[SUPPLIED INFORMATION]
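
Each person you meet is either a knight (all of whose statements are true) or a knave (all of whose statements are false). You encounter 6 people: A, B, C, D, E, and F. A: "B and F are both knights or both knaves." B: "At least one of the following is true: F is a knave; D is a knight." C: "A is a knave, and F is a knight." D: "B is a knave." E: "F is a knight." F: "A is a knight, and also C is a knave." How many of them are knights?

The unique consistent assignment is A=knave, B=knight, C=knave, D=knave, E=knave, F=knave.
That has 1 knight.

1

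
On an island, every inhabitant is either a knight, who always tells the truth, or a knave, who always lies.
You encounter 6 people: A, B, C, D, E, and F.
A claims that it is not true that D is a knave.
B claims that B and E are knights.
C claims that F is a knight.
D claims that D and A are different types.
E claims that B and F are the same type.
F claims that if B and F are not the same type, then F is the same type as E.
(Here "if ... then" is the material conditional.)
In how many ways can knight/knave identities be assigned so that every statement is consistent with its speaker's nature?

Consistent assignments:
  A=knave, B=knight, C=knight, D=knave, E=knight, F=knight

1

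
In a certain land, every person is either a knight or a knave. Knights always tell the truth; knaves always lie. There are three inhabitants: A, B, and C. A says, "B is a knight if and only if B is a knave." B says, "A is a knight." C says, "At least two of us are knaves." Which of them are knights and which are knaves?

A is a knave, B is a knave, and C is a knight.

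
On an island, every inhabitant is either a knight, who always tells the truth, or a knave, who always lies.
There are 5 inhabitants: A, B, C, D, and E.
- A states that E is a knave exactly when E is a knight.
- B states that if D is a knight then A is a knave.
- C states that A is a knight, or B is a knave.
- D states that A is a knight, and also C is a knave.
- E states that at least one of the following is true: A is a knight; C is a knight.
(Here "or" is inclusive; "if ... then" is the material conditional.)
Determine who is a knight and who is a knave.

A is a knave; "E is a knave exactly when E is a knight" is False, as required.
B (knight): "if D is a knight then A is a knave" — true. ✓
As a knave, C's statement "A is a knight, or B is a knave" should be False; it is.
D is a knave, so "A is a knight, and also C is a knave" must be False — and it is.
As a knave, E's statement "at least one of the following is true: A is a knight; C is a knight" should be False; it is.

A is a knave, B is a knight, C is a knave, D is a knave, and E is a knave.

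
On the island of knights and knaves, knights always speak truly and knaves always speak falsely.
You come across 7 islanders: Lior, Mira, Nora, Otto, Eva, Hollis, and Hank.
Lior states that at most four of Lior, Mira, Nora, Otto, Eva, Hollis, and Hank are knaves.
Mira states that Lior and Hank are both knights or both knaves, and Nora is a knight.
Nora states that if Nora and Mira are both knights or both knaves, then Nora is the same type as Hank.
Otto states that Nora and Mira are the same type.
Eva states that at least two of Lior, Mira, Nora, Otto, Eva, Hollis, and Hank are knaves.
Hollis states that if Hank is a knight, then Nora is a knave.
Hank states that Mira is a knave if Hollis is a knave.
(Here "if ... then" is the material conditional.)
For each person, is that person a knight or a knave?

As a knight, Lior's statement "at most four of Lior, Mira, Nora, Otto, Eva, Hollis, and Hank are knaves" should be True; it is.
Since Mira is a knave, "Lior and Hank are both knights or both knaves, and Nora is a knight" needs to be false, which holds.
Nora (knave): "if Nora and Mira are both knights or both knaves, then Nora is the same type as Hank" — false. ✓
Otto is a knight, so "Nora and Mira are the same type" must be True — and it is.
As a knight, Eva's statement "at least two of Lior, Mira, Nora, Otto, Eva, Hollis, and Hank are knaves" should be True; it is.
Since Hollis is a knight, "if Hank is a knight, then Nora is a knave" needs to be True, which holds.
Hank is a knight, and the claim "Mira is a knave if Hollis is a knave" is indeed True.

Knights: Lior, Otto, Eva, Hollis, and Hank. Knaves: Mira and Nora.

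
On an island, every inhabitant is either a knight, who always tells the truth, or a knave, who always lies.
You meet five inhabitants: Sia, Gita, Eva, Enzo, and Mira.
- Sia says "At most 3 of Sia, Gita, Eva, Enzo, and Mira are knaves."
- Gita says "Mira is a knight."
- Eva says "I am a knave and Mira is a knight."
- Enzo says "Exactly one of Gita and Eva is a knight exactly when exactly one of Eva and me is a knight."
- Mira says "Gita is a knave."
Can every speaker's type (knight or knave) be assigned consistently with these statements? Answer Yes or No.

No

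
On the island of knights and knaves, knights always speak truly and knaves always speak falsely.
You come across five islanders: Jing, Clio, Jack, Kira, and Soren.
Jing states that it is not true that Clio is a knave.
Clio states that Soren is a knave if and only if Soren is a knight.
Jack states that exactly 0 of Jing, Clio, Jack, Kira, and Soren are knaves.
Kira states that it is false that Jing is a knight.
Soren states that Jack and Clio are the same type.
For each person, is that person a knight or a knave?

Jing is a knave, Clio is a knave, Jack is a knave, Kira is a knight, and Soren is a knight.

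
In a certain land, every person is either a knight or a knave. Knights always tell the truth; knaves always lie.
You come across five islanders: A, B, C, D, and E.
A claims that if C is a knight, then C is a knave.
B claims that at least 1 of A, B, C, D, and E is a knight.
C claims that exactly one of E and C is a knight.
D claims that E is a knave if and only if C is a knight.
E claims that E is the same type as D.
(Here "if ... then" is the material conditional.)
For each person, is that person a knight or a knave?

Knights: B, C, and D. Knaves: A and E.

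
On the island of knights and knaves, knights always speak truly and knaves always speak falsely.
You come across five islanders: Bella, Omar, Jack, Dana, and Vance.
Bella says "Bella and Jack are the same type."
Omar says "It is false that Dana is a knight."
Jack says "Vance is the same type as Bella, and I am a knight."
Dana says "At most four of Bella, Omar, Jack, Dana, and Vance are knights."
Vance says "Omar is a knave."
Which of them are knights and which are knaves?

Bella is a knight, Omar is a knave, Jack is a knight, Dana is a knight, and Vance is a knight.

Suppose Bella is a knave. Then Bella's statement "Bella and Jack are the same type" would have to be false. Checking the 16 ways to assign the others, none is consistent with every speaker.
(For instance, with Omar=knave, Jack=knight, Dana=knight, Vance=knight, Jack's claim "Vance is the same type as Bella, and I am a knight" comes out false where it would need to be true.)
So Bella must be a knight, making "Bella and Jack are the same type" true. Taking Bella=knight, Omar=knave, Jack=knight, Dana=knight, Vance=knight, each remaining statement checks out:
  Omar (knave): "it is false that Dana is a knight" — false. ✓
  Jack (knight): "Vance is the same type as Bella, and I am a knight" — true. ✓
  Dana (knight): "at most four of Bella, Omar, Jack, Dana, and Vance are knights" — true. ✓
  Vance (knight): "Omar is a knave" — true. ✓
This is the unique consistent assignment.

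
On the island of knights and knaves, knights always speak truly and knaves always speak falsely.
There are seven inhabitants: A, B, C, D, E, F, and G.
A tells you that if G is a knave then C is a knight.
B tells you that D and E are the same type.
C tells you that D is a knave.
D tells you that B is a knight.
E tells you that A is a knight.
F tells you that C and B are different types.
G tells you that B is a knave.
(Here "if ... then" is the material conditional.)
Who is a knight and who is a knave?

A is a knight, B is a knave, C is a knight, D is a knave, E is a knight, F is a knight, and G is a knight.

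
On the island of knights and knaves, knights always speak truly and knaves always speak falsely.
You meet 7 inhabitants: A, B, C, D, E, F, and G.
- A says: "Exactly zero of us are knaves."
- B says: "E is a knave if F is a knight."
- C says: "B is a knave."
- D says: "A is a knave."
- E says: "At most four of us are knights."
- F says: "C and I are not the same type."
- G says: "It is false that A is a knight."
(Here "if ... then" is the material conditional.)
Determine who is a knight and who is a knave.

A is a knave, and the claim "exactly zero of us are knaves" is indeed False.
B is a knight, and the claim "E is a knave if F is a knight" is indeed true.
C (knave): "B is a knave" — False. ✓
Since D is a knight, "A is a knave" needs to be true, which holds.
E is a knight, and the claim "at most four of us are knights" is indeed true.
F is a knave, and the claim "C and I are not the same type" is indeed False.
G is a knight, and the claim "it is false that A is a knight" is indeed true.

Knights: B, D, E, and G. Knaves: A, C, and F.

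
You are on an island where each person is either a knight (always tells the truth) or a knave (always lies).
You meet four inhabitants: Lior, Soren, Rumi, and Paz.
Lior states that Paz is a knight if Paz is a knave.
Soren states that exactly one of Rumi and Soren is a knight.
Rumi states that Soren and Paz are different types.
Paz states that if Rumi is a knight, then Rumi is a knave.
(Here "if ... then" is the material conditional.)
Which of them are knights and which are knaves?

Lior (knight): "Paz is a knight if Paz is a knave" — True. ✓
Soren is a knight, and the claim "exactly one of Rumi and Soren is a knight" is indeed True.
Rumi is a knave, so "Soren and Paz are different types" must be false — and it is.
Paz is a knight, so "if Rumi is a knight, then Rumi is a knave" must be True — and it is.

Lior is a knight, Soren is a knight, Rumi is a knave, and Paz is a knight.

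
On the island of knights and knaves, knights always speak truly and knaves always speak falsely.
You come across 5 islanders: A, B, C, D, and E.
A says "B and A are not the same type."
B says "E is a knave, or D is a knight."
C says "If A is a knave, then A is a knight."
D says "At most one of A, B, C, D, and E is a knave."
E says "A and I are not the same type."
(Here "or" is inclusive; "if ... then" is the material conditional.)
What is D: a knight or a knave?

Consistent assignments: {A=knave, B=knave, C=knave, D=knave, E=knight}
In every consistent assignment, D is a knave.

D is a knave.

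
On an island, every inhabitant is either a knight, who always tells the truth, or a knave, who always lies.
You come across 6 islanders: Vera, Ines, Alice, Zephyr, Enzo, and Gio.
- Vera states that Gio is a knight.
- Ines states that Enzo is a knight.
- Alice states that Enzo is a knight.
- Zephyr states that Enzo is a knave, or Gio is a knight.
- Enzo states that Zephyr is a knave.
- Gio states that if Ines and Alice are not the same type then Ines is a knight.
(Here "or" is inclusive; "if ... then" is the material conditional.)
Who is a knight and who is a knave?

As a knight, Vera's statement "Gio is a knight" should be True; it is.
As a knave, Ines's statement "Enzo is a knight" should be false; it is.
Since Alice is a knave, "Enzo is a knight" needs to be false, which holds.
Since Zephyr is a knight, "Enzo is a knave, or Gio is a knight" needs to be True, which holds.
Since Enzo is a knave, "Zephyr is a knave" needs to be false, which holds.
Gio is a knight, and the claim "if Ines and Alice are not the same type then Ines is a knight" is indeed True.

Vera is a knight, Ines is a knave, Alice is a knave, Zephyr is a knight, Enzo is a knave, and Gio is a knight.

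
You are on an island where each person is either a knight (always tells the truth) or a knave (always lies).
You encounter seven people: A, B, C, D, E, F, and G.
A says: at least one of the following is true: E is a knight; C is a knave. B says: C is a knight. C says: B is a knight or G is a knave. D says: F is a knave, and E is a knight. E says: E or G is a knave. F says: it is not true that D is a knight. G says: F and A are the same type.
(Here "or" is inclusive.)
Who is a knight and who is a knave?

A is a knight, and the claim "at least one of the following is true: E is a knight; C is a knave" is indeed true.
B is a knight; "C is a knight" is true, as required.
As a knight, C's statement "B is a knight or G is a knave" should be true; it is.
D is a knight, and the claim "F is a knave, and E is a knight" is indeed true.
E (knight): "E or G is a knave" — true. ✓
Since F is a knave, "it is not true that D is a knight" needs to be false, which holds.
G is a knave; "F and A are the same type" is false, as required.

A is a knight, B is a knight, C is a knight, D is a knight, E is a knight, F is a knave, and G is a knave.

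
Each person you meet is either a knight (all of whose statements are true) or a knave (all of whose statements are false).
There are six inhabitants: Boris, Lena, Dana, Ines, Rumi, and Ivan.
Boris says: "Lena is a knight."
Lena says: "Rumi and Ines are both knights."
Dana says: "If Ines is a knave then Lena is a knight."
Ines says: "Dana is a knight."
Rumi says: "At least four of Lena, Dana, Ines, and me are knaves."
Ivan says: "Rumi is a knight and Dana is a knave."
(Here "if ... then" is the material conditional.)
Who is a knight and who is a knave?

Knights: Dana and Ines. Knaves: Boris, Lena, Rumi, and Ivan.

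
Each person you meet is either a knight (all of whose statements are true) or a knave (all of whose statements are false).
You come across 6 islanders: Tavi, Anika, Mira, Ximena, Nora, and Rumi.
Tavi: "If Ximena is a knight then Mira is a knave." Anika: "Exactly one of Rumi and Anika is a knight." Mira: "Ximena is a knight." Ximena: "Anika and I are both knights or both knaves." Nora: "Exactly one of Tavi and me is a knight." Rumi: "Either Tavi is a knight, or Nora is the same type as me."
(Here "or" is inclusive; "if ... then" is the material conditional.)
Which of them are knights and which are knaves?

Tavi is a knave, Anika is a knight, Mira is a knight, Ximena is a knight, Nora is a knight, and Rumi is a knave.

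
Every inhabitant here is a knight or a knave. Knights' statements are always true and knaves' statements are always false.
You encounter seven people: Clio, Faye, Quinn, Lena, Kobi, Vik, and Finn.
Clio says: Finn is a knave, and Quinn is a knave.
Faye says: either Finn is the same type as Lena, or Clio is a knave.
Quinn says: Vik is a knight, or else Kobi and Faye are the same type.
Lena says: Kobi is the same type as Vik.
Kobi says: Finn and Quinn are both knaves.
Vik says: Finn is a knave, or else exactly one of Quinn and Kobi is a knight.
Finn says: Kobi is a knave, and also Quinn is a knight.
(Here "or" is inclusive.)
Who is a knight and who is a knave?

Knights: Faye, Quinn, Vik, and Finn. Knaves: Clio, Lena, and Kobi.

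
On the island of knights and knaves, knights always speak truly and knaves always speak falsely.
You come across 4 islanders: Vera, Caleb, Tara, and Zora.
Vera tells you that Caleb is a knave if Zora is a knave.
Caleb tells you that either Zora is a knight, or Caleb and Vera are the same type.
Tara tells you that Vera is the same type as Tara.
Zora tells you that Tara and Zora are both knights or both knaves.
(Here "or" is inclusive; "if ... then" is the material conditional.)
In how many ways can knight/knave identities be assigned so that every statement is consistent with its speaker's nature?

2

Consistent assignments:
  Vera=knight, Caleb=knight, Tara=knight, Zora=knight
  Vera=knight, Caleb=knave, Tara=knight, Zora=knave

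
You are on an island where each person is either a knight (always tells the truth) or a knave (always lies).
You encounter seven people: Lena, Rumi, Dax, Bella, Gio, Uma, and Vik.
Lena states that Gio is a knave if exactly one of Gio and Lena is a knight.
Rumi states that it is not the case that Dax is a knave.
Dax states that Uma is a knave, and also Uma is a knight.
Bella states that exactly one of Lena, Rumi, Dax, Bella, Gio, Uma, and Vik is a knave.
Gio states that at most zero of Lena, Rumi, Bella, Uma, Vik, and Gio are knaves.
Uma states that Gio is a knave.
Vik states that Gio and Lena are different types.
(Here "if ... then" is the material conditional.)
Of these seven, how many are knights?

The unique consistent assignment is Lena=knight, Rumi=knave, Dax=knave, Bella=knave, Gio=knave, Uma=knight, Vik=knight.
That has 3 knights.

3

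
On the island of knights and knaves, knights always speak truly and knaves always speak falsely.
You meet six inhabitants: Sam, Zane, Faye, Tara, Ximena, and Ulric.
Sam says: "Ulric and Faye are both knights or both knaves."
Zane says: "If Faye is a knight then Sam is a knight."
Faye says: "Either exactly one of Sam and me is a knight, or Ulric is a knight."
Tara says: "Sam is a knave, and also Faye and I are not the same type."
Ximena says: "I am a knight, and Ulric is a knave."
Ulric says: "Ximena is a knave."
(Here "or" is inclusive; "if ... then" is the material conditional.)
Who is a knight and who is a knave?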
[/SUPPLIED INFORMATION]
__YOUR ASSIGNMENT__. Go back to the data above and please quote exactly, and only, the lines from the line with "Uma states that Gio is a knave." through its last line.

__REPLY__.
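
Uma states that Gio is a knave.
Vik states that Gio and Lena are different types.
(Here "if ... then" is the material conditional.)
Of these seven, how many are knights?

The unique consistent assignment is Lena=knight, Rumi=knave, Dax=knave, Bella=knave, Gio=knave, Uma=knight, Vik=knight.
That has 3 knights.

3

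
On the island of knights and knaves, knights always speak truly and knaves always speak falsely.
You meet six inhabitants: Sam, Zane, Faye, Tara, Ximena, and Ulric.
Sam says: "Ulric and Faye are both knights or both knaves."
Zane says: "If Faye is a knight then Sam is a knight."
Faye says: "Either exactly one of Sam and me is a knight, or Ulric is a knight."
Tara says: "Sam is a knave, and also Faye and I are not the same type."
Ximena says: "I am a knight, and Ulric is a knave."
Ulric says: "Ximena is a knave."
(Here "or" is inclusive; "if ... then" is the material conditional.)
Who is a knight and who is a knave?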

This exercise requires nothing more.